(Saved data entries)
== == ==
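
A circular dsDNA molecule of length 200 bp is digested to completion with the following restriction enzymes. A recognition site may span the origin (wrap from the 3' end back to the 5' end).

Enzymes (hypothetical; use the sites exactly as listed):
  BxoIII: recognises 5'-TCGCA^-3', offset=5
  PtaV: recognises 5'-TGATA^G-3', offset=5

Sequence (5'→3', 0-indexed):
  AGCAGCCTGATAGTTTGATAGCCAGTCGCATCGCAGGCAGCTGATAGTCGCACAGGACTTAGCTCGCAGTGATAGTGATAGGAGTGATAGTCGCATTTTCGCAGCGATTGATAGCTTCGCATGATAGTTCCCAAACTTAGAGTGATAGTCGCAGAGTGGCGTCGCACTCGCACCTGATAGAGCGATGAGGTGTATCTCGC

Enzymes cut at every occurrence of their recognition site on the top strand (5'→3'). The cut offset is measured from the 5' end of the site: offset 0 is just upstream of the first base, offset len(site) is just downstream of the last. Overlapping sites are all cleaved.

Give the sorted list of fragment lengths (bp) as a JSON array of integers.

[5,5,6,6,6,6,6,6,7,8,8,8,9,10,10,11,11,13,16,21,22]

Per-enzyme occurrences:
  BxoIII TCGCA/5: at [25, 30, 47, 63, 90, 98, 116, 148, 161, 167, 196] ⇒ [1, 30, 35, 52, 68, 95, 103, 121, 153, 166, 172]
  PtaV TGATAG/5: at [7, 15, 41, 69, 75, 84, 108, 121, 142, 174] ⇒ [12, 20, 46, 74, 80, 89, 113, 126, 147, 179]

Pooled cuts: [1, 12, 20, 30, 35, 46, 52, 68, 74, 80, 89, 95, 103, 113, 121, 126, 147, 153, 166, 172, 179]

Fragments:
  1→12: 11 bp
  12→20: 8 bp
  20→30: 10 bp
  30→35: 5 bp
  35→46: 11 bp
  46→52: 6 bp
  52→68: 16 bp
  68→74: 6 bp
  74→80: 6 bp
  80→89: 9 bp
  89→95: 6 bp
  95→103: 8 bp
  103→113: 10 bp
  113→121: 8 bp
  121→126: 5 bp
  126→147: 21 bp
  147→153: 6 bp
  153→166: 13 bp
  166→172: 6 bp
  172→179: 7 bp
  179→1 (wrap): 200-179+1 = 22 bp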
== == ==
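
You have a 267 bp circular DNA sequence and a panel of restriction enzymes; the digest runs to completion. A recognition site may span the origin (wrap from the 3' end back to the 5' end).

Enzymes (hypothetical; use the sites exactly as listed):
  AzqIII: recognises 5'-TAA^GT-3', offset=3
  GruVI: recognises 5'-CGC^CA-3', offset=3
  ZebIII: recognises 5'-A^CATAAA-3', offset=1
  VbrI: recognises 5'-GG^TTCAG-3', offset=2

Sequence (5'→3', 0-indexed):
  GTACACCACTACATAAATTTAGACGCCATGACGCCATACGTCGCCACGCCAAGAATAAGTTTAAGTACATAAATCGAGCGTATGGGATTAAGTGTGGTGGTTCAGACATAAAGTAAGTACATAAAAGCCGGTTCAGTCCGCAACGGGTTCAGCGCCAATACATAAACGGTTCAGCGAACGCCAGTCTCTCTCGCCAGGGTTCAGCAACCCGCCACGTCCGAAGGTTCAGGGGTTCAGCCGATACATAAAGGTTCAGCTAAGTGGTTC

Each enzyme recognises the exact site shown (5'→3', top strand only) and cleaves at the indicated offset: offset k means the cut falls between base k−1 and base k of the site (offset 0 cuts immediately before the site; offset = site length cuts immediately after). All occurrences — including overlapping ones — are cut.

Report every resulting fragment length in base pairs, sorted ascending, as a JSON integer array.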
== == ==
Each line that includes the string "completion" should be copied from the data.

**Answer space:**
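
A circular dsDNA molecule of length 200 bp is digested to completion with the following restriction enzymes. A recognition site may span the origin (wrap from the 3' end back to the 5' end).
You have a 267 bp circular DNA sequence and a panel of restriction enzymes; the digest runs to completion. A recognition site may span the origin (wrap from the 3' end back to the 5' end).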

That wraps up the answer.